**RECORDS FOR THIS EXERCISE:**
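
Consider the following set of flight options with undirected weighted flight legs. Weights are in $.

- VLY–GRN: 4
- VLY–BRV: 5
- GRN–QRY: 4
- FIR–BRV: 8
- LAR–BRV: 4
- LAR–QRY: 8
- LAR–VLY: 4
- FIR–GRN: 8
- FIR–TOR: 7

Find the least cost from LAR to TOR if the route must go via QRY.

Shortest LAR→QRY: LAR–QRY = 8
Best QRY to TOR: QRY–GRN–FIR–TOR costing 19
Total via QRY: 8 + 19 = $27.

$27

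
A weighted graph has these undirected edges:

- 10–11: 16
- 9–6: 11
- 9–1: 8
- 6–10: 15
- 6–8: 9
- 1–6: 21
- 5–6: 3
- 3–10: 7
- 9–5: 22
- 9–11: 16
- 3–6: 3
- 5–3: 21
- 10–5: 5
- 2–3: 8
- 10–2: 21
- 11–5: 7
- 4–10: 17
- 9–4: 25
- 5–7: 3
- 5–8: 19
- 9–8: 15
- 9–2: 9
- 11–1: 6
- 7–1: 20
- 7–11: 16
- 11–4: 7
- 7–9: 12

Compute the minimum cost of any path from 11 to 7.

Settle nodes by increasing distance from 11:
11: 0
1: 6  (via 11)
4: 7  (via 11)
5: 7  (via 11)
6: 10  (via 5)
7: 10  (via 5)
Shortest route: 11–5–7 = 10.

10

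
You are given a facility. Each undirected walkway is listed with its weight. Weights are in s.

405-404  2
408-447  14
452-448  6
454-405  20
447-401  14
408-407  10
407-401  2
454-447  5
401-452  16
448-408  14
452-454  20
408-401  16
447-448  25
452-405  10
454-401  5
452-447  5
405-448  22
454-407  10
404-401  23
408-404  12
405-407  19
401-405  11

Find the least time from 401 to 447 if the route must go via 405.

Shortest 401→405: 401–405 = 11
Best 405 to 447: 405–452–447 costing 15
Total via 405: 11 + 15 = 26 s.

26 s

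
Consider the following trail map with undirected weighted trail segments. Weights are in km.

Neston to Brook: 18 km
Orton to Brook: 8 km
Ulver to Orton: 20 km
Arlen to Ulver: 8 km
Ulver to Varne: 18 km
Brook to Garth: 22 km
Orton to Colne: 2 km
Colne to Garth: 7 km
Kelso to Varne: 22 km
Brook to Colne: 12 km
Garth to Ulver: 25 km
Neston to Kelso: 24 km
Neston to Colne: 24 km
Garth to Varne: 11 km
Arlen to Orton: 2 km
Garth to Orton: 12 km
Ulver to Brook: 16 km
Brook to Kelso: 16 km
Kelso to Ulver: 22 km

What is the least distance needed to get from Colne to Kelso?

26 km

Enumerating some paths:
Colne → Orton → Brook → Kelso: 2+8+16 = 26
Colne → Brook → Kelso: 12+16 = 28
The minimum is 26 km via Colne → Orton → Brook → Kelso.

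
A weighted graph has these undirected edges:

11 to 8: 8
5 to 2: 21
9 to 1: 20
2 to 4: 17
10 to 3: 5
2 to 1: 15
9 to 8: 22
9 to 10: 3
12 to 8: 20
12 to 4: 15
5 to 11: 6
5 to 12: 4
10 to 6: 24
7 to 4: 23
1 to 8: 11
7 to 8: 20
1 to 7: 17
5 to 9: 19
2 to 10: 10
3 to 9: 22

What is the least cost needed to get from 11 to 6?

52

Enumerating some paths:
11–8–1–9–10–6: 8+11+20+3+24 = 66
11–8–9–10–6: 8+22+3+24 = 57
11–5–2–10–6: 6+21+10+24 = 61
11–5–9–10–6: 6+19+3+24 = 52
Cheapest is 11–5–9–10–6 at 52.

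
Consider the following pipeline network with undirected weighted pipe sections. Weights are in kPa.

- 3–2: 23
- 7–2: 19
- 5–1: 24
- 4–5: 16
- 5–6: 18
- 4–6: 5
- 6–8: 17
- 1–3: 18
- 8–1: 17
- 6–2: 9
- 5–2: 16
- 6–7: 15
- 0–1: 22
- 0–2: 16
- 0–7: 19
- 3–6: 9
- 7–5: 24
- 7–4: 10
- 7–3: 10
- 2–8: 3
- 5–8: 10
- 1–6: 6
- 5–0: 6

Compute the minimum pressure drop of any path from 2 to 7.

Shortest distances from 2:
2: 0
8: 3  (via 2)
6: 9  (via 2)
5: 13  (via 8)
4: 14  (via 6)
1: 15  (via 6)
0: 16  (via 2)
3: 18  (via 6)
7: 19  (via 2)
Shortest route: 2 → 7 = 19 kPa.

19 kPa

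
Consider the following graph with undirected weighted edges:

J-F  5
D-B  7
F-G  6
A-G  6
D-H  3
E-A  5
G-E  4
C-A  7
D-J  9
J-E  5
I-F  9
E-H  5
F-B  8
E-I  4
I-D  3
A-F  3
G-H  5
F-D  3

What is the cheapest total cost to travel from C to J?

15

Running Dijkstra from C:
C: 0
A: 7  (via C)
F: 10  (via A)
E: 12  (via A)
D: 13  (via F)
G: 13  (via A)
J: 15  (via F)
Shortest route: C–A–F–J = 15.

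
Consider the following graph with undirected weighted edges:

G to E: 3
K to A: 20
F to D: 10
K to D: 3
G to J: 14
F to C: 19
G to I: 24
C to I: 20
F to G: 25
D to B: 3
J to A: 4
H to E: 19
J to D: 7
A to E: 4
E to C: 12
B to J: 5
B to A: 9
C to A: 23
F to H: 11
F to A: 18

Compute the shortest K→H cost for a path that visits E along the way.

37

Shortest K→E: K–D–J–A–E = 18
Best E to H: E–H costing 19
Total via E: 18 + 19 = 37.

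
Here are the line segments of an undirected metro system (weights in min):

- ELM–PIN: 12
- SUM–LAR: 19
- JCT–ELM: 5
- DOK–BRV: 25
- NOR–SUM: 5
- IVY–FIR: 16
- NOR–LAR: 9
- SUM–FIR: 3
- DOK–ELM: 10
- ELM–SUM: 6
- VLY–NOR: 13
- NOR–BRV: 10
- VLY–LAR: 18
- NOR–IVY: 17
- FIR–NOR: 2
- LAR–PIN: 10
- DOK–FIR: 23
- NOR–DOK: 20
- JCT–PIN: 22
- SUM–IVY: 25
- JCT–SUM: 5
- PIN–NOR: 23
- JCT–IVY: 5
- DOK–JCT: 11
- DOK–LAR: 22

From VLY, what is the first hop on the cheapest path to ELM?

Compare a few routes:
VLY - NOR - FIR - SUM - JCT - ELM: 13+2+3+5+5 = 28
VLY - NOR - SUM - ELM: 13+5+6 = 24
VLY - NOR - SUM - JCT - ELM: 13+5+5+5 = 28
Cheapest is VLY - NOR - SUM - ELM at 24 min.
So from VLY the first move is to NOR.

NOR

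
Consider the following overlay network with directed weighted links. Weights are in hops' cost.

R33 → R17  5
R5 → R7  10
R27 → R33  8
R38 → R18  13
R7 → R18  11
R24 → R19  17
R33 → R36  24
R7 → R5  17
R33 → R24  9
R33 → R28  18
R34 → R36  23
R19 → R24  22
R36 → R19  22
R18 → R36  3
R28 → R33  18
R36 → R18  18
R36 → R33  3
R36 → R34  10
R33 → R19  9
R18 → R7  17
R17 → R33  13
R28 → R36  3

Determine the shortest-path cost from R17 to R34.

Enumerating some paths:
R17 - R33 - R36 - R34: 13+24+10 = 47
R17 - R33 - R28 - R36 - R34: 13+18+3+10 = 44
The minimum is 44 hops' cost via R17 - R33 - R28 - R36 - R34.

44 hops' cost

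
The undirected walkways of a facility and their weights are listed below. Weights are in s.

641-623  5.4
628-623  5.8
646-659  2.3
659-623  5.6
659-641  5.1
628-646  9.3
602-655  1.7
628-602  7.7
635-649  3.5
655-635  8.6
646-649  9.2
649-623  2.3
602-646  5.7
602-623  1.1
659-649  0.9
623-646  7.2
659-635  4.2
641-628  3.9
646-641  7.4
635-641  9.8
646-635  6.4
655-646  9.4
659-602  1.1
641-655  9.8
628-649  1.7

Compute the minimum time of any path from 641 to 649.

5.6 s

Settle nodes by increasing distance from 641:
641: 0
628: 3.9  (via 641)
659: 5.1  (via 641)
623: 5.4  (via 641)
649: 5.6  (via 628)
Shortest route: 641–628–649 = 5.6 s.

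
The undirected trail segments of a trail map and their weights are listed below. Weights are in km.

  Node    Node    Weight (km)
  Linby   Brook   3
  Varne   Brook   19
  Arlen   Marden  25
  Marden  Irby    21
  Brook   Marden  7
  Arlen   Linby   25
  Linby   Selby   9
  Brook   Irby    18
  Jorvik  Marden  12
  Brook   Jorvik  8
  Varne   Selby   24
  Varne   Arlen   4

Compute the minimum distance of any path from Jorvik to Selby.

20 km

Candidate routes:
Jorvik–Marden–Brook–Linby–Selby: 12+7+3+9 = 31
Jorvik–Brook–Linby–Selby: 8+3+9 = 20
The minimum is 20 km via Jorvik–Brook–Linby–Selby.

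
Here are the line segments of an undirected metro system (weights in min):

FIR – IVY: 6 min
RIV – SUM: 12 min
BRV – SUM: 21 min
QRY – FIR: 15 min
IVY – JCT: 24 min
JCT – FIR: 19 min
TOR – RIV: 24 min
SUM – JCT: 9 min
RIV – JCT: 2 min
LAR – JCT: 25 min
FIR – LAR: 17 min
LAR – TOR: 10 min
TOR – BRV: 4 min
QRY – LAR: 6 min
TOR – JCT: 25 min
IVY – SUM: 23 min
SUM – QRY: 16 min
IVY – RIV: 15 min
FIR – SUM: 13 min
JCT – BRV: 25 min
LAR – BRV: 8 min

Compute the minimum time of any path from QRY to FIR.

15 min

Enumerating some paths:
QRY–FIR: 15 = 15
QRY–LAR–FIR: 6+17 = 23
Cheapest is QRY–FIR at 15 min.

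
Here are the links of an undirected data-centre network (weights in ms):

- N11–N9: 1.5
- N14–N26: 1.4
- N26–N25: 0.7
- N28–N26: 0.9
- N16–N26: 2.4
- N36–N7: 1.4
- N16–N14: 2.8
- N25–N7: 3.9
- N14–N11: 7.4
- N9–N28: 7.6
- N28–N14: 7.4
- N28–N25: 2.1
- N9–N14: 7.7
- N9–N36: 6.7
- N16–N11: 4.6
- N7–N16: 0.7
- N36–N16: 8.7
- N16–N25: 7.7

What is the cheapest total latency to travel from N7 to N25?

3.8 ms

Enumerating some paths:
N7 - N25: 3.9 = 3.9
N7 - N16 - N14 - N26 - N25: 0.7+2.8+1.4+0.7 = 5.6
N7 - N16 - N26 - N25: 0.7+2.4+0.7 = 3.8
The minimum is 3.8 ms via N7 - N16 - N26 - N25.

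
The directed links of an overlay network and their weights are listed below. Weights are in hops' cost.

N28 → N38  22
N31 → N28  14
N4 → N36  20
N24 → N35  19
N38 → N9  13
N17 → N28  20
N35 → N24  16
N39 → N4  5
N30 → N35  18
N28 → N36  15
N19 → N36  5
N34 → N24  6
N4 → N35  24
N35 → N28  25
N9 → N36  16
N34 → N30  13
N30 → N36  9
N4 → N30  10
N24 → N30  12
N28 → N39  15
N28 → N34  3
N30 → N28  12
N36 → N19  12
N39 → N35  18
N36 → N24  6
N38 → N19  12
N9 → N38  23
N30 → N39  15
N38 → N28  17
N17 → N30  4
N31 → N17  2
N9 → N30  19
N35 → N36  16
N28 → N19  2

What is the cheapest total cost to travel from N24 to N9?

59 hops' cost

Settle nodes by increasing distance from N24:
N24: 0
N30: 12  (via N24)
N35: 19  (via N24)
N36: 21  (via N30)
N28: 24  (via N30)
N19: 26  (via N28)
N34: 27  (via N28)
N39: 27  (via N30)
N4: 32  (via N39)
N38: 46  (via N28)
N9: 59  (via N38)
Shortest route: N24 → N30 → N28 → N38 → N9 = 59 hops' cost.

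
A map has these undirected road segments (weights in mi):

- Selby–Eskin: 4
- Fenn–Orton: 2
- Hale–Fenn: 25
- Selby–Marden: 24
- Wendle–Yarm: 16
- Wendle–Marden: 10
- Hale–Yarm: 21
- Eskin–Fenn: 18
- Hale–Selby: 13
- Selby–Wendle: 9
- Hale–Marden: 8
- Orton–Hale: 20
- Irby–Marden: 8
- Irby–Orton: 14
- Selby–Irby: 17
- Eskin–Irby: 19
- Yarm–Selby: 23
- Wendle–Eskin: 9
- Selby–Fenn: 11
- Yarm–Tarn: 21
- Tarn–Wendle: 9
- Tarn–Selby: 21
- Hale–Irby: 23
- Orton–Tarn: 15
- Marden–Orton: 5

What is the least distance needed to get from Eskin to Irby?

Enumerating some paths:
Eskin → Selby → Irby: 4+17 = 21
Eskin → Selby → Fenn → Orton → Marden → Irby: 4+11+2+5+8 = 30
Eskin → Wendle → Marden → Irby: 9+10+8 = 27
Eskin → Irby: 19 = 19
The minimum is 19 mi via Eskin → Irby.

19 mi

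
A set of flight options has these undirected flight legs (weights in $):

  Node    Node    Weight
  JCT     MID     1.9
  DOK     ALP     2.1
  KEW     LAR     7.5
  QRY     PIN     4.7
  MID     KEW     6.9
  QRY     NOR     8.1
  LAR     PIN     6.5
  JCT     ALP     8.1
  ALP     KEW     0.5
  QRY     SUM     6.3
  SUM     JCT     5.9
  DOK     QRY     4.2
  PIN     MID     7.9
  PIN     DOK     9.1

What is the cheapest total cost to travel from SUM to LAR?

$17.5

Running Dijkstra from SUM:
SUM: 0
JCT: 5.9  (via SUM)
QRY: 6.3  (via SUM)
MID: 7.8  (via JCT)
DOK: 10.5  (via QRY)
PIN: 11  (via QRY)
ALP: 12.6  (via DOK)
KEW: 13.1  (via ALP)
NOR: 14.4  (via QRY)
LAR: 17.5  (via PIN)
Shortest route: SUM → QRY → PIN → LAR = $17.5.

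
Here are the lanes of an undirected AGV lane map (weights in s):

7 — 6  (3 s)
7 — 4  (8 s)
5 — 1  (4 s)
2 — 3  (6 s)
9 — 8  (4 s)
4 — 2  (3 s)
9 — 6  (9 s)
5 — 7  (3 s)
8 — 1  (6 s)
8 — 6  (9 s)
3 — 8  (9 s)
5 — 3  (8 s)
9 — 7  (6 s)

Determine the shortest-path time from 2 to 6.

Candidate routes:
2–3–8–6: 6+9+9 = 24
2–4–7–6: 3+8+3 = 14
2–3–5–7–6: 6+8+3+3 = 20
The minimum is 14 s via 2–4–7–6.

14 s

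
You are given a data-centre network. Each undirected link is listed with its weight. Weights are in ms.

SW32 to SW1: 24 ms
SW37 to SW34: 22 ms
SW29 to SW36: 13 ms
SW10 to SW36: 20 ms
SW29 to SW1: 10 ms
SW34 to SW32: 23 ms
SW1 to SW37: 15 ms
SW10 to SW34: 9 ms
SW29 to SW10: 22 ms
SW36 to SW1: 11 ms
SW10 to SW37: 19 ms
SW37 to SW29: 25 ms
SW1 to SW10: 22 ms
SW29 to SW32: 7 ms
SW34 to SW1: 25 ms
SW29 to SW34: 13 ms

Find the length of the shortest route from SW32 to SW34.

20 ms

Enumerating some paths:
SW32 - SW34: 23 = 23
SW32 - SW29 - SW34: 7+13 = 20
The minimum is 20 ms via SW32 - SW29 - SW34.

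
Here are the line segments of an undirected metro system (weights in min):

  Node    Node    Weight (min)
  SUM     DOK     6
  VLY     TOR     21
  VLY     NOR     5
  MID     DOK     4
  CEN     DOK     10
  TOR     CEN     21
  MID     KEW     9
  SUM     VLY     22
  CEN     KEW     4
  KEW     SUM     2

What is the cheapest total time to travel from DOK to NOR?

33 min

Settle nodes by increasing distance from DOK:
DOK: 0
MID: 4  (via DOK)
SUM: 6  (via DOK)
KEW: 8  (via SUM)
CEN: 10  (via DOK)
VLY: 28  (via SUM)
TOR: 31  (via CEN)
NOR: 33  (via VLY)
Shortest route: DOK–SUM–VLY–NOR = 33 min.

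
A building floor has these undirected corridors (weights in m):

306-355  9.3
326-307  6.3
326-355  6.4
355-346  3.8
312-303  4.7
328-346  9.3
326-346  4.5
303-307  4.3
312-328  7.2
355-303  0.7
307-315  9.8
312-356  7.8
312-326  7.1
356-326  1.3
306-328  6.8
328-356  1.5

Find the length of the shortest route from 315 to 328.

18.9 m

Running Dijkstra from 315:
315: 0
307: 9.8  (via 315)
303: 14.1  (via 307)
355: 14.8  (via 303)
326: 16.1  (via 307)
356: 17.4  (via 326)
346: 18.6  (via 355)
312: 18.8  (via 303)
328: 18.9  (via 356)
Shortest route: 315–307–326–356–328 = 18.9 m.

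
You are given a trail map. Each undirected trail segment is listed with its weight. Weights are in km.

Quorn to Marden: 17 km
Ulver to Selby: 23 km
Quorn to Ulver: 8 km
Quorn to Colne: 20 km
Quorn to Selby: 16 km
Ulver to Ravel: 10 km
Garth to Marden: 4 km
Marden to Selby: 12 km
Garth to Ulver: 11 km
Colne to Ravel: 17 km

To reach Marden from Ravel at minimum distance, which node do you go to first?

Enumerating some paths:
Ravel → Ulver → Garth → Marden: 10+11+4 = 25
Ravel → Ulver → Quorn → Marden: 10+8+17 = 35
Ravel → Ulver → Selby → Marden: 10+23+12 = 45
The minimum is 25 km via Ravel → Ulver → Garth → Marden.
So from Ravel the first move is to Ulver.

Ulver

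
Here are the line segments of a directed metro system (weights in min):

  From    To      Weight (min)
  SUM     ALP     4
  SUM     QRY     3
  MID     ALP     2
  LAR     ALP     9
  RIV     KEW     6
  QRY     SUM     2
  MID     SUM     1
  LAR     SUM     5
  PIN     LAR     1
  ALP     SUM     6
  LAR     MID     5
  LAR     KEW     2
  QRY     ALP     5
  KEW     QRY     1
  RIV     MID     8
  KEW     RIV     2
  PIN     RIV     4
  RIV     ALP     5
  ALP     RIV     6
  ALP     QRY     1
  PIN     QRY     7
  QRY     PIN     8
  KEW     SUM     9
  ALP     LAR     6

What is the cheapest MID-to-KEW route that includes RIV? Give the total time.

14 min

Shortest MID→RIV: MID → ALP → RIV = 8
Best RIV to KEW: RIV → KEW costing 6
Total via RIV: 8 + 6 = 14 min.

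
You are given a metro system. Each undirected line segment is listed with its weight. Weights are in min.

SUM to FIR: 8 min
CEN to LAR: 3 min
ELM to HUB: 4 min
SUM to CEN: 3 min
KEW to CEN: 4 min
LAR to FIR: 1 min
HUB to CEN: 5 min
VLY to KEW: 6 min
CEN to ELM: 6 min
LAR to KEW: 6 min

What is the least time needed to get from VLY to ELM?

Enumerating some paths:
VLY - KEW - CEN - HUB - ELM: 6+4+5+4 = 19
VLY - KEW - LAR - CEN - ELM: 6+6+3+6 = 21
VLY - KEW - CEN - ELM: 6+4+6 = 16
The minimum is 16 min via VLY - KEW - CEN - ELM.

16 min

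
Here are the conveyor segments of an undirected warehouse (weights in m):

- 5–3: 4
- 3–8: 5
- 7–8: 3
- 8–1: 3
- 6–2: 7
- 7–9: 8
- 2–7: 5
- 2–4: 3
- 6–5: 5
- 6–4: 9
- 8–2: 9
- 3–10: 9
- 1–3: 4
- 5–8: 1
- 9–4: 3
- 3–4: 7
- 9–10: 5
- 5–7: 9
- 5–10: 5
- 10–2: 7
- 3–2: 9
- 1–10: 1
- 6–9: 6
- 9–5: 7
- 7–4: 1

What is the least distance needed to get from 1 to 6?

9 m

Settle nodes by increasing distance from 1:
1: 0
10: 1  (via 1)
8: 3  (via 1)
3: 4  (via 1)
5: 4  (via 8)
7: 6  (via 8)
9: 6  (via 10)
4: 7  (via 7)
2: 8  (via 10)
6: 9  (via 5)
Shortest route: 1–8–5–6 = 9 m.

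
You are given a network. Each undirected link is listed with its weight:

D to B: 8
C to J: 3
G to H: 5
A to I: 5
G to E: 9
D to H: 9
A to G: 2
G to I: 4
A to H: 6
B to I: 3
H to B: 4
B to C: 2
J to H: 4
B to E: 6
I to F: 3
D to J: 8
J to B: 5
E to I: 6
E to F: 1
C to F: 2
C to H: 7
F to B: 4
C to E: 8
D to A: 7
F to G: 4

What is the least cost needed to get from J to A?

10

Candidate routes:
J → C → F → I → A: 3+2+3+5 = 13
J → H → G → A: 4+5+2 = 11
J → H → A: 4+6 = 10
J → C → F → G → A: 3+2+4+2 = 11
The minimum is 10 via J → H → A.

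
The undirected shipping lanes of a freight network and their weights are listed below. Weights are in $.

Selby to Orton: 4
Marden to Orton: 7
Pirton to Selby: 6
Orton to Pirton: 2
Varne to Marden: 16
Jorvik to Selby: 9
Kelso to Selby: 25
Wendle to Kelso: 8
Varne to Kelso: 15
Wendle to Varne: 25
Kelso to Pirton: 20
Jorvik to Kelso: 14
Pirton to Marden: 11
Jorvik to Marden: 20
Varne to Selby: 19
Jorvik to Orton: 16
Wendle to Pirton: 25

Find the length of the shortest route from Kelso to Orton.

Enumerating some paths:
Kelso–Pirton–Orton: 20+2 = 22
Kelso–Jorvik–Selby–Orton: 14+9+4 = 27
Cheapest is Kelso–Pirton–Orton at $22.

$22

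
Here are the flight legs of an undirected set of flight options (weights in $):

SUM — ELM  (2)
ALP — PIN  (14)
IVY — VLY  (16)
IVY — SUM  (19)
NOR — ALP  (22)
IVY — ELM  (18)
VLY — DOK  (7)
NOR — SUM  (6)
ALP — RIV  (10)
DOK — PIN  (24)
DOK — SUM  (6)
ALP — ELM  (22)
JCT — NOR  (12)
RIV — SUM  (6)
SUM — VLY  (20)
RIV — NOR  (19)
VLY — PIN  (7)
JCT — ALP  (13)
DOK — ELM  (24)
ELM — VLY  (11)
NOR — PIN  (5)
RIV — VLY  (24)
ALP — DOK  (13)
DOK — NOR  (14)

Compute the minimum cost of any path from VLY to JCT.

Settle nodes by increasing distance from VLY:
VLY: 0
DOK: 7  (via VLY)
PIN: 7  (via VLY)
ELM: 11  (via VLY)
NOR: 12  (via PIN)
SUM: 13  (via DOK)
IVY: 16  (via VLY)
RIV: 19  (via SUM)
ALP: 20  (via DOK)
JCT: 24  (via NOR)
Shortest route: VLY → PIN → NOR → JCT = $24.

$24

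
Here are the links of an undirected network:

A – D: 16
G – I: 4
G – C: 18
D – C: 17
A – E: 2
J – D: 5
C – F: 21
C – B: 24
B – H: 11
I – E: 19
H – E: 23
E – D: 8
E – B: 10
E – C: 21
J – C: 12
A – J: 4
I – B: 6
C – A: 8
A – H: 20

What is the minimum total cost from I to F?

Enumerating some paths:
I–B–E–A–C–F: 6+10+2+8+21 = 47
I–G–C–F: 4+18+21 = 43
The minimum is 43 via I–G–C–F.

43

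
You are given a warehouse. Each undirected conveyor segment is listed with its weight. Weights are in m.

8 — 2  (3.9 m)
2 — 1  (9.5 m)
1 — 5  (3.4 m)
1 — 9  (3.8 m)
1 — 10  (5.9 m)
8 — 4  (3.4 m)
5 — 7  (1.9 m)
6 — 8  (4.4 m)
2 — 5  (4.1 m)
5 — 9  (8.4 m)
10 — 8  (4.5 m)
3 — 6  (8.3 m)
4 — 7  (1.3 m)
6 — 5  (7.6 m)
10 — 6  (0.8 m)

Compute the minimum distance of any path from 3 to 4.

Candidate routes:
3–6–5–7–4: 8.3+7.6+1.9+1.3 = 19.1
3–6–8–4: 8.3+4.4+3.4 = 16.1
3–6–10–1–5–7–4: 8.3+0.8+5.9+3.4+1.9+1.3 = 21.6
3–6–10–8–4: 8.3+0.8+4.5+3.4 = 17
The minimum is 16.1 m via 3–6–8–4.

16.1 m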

**WHAT THE EXERCISE ASKS:** Count every line of the entries that includes "data", and say the number alone.

**YOUR SOLUTION:** 2